(THE DATA begins)

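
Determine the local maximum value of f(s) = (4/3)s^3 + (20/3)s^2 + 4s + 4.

f'(s) = 4s^2 + (40/3)s + 4 = 0 at s = -3, -1/3.
f''(s) = 8s + 40/3. f''(-3) = -32/3 < 0 ⇒ local maximum; f''(-1/3) = 32/3 > 0 ⇒ local minimum.
Thus f has its local maximum at s = -3, with value 16.

16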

(THE DATA ends)

§ **YOUR OBJECTIVE**:
Write out the listing once more, matching it exactly.

§ **WRITTEN RESPONSE**:
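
Determine the local maximum value of f(s) = (4/3)s^3 + (20/3)s^2 + 4s + 4.

f'(s) = 4s^2 + (40/3)s + 4 = 0 at s = -3, -1/3.
f''(s) = 8s + 40/3. f''(-3) = -32/3 < 0 ⇒ local maximum; f''(-1/3) = 32/3 > 0 ⇒ local minimum.
Thus f has its local maximum at s = -3, with value 16.

16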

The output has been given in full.